The answer must consist of every line in the records that contains the word "divided".
*** Source material Section Begins ***
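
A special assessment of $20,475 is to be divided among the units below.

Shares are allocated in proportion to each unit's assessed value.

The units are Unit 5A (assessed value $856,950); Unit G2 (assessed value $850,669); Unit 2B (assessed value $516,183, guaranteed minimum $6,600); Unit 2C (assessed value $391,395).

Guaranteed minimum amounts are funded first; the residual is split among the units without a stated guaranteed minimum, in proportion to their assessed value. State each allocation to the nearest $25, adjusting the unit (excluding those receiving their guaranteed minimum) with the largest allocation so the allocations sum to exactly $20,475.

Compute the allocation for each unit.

Guaranteed amounts: Unit 2B $6,600. Balance $13,875.
Balance split over remaining assessed value 2,099,014: Unit 5A 5,664.65 → $5,675; Unit G2 5,623.13 → $5,625; Unit 2C 2,587.22 → $2,575.

Unit 5A: $5,675 · Unit G2: $5,625 · Unit 2B: $6,600 · Unit 2C: $2,575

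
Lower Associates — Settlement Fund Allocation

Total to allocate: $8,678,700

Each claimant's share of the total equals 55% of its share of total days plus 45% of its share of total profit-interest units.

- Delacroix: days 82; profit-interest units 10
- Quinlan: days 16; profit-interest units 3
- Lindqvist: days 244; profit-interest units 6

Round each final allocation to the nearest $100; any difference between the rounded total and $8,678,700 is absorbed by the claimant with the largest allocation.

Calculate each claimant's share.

Days total 342; profit-interest units total 19.
Blended shares (55% days + 45% profit-interest units): Delacroix 0.3687; Quinlan 0.0968; Lindqvist 0.5345.
Unrounded shares: Delacroix 3,199,953.42; Quinlan 839,956.05; Lindqvist 4,638,790.53.
After rounding ($100): Delacroix $3,200,000; Quinlan $840,000; Lindqvist $4,638,800. Sum = $8,678,800.
Difference $8,678,700 − $8,678,800 = −$100 applied to largest allocation (Lindqvist): Lindqvist becomes $4,638,700.

Delacroix: $3,200,000 · Quinlan: $840,000 · Lindqvist: $4,638,700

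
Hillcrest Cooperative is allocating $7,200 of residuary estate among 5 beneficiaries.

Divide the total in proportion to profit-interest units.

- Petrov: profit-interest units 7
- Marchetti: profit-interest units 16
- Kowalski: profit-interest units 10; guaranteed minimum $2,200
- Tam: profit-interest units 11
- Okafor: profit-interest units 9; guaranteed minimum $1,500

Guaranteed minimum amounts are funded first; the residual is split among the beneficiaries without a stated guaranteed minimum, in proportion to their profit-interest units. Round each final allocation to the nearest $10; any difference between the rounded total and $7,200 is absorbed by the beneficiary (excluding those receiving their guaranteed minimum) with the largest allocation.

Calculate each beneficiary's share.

Minimums first: Kowalski $2,200; Okafor $1,500. Balance $3,500.
Balance split over remaining profit-interest units 34: Petrov 720.59 → $720; Marchetti 1,647.06 → $1,650; Tam 1,132.35 → $1,130.

Petrov: $720; Marchetti: $1,650; Kowalski: $2,200; Tam: $1,130; Okafor: $1,500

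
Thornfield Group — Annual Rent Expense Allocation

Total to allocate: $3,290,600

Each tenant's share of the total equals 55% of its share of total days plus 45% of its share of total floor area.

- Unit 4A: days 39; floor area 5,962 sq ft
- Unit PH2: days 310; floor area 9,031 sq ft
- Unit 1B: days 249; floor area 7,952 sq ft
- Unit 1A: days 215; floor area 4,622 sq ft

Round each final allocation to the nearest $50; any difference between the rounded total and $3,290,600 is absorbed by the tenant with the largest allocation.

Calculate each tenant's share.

Unit 4A: $407,050; Unit PH2: $1,175,200; Unit 1B: $981,450; Unit 1A: $726,900

Days total 813; floor area total 27,567.
Combined weights (55% days + 45% floor area): Unit 4A 0.1237; Unit PH2 0.3571; Unit 1B 0.2983; Unit 1A 0.2209.
Pro-rata amounts: Unit 4A 407,069.10; Unit PH2 1,175,198.06; Unit 1B 981,446.34; Unit 1A 726,886.50.
Rounded to nearest $50: Unit 4A $407,050; Unit PH2 $1,175,200; Unit 1B $981,450; Unit 1A $726,900. Sum = $3,290,600.
Sum already equals the total — no adjustment.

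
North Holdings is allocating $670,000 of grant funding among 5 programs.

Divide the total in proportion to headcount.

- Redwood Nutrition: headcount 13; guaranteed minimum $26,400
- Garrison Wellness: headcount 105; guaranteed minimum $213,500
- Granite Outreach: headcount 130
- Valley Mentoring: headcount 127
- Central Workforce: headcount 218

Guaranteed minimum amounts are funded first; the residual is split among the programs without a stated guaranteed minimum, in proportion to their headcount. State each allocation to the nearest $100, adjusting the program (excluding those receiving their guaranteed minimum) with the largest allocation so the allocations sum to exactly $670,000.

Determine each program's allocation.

Redwood Nutrition: $26,400; Garrison Wellness: $213,500; Granite Outreach: $117,700; Valley Mentoring: $115,000; Central Workforce: $197,400

Minimums first: Redwood Nutrition $26,400; Garrison Wellness $213,500. Remaining pool $430,100.
Remaining pool split over remaining headcount 475: Granite Outreach 117,711.58 → $117,700; Valley Mentoring 114,995.16 → $115,000; Central Workforce 197,393.26 → $197,400.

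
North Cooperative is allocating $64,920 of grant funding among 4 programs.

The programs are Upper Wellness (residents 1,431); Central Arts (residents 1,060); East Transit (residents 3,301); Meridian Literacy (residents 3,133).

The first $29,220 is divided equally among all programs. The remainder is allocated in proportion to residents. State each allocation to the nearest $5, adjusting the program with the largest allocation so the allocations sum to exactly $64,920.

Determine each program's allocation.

First tranche $29,220 split equally: $7,305 each.
Remainder $35,700 by residents (total 8,925): Upper Wellness 5,724.00 → $5,725; Central Arts 4,240.00 → $4,240; East Transit 13,204.00 → $13,205; Meridian Literacy 12,532.00 → $12,530.
Totals: Upper Wellness $7,305 + $5,725 = $13,030; Central Arts $7,305 + $4,240 = $11,545; East Transit $7,305 + $13,205 = $20,510; Meridian Literacy $7,305 + $12,530 = $19,835.

Upper Wellness: $13,030; Central Arts: $11,545; East Transit: $20,510; Meridian Literacy: $19,835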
*** Source material Section Ends ***
**Output**
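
A special assessment of $20,475 is to be divided among the units below.
The first $29,220 is divided equally among all programs. The remainder is allocated in proportion to residents. State each allocation to the nearest $5, adjusting the program with the largest allocation so the allocations sum to exactly $64,920.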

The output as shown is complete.